Extracted records:
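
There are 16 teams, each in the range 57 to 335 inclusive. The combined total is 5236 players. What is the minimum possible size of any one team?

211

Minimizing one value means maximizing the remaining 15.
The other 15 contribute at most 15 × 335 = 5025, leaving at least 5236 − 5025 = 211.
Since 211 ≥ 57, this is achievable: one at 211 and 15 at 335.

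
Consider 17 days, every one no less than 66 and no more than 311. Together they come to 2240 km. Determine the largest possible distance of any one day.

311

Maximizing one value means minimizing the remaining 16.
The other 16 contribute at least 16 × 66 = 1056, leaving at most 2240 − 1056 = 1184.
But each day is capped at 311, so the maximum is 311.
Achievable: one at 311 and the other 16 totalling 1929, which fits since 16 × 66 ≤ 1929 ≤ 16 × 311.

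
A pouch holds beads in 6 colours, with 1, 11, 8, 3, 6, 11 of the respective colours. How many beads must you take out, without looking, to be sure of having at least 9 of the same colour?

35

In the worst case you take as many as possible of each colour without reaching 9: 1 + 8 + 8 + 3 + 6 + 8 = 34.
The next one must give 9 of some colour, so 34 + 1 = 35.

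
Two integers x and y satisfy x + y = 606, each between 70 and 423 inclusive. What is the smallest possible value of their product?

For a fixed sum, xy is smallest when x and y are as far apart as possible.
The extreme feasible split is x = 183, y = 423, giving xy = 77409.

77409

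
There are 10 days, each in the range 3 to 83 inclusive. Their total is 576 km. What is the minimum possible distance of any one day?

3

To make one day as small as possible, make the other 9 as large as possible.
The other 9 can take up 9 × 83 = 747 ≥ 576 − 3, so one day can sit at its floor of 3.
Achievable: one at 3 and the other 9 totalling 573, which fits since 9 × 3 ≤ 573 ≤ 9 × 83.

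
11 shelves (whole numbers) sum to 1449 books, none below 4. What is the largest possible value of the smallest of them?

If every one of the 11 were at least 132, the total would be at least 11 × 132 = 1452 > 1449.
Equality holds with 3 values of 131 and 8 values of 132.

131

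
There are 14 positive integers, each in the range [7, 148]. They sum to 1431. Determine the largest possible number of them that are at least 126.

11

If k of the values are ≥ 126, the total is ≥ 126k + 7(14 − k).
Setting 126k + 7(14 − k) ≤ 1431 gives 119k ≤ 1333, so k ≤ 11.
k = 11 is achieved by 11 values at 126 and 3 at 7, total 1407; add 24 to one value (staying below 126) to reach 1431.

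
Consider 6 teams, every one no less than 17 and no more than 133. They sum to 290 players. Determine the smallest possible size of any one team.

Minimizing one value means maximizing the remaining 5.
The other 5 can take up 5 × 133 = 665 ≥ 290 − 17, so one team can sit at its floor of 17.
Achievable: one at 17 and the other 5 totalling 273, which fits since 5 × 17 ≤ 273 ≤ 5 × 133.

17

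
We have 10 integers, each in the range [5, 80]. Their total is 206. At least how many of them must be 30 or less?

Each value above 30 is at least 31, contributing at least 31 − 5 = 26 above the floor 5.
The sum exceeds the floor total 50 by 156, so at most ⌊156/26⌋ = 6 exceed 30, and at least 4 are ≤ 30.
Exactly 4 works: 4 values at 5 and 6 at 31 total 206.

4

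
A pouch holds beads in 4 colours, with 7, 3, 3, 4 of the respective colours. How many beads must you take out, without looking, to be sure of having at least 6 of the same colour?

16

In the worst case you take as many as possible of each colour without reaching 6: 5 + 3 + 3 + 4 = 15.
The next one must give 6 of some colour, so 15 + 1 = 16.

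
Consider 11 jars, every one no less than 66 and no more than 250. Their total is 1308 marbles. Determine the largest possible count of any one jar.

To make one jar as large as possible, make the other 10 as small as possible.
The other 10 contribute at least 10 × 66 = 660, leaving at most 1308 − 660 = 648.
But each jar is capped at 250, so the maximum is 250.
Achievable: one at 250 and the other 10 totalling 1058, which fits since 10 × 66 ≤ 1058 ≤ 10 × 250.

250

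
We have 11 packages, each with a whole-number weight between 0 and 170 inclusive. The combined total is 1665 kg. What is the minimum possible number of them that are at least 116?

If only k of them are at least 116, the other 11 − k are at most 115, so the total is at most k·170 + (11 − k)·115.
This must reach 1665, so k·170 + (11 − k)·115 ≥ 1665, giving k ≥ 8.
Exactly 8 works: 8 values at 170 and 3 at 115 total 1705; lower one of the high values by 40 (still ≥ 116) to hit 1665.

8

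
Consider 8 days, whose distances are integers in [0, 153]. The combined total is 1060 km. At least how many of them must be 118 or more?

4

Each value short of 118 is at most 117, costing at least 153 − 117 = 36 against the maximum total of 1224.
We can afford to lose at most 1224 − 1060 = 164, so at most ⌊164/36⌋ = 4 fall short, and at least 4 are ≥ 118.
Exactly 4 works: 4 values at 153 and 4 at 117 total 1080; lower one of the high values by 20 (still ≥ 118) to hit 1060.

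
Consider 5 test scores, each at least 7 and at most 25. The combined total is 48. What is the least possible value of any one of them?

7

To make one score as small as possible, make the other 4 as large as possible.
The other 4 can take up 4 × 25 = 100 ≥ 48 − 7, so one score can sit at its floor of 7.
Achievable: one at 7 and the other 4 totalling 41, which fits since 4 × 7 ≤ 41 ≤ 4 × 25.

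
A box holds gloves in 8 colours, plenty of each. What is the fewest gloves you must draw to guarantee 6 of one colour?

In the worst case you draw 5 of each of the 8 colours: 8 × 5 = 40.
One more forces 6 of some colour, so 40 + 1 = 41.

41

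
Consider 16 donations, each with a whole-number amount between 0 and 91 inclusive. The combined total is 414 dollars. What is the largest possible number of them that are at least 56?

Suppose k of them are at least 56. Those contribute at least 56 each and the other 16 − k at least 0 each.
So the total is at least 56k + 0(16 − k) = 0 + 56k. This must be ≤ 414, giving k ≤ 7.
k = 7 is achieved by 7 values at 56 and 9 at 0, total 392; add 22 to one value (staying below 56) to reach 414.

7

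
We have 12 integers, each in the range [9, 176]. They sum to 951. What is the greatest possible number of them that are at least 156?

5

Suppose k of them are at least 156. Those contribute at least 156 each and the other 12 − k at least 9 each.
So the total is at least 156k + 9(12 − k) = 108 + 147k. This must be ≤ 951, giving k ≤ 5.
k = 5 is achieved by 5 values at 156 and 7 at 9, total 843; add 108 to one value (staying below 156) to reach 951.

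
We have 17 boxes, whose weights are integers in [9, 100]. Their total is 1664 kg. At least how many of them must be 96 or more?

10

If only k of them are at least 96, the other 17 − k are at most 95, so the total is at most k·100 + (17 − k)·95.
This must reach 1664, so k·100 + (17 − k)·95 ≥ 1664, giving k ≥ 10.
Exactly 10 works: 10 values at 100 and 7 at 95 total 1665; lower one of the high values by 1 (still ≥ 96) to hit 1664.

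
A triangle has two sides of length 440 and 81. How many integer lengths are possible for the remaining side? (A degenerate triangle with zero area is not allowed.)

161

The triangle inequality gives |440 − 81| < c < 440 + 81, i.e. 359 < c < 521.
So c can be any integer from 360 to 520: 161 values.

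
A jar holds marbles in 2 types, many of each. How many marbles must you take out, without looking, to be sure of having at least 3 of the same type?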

What this task involves: Nothing before the line containing "We have 17 boxes, whose" should be repeated; repeat that line and all later lines through the end of the data above, exactly.

Answer to this exercise:
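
We have 17 boxes, whose weights are integers in [9, 100]. Their total is 1664 kg. At least how many of them must be 96 or more?

10

If only k of them are at least 96, the other 17 − k are at most 95, so the total is at most k·100 + (17 − k)·95.
This must reach 1664, so k·100 + (17 − k)·95 ≥ 1664, giving k ≥ 10.
Exactly 10 works: 10 values at 100 and 7 at 95 total 1665; lower one of the high values by 1 (still ≥ 96) to hit 1664.

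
A triangle has two sides of length 440 and 81. How many integer lengths are possible for the remaining side? (A degenerate triangle with zero area is not allowed.)

161

The triangle inequality gives |440 − 81| < c < 440 + 81, i.e. 359 < c < 521.
So c can be any integer from 360 to 520: 161 values.

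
A jar holds marbles in 2 types, many of each. How many marbles must you take out, without looking, to be sure of having at least 3 of the same type?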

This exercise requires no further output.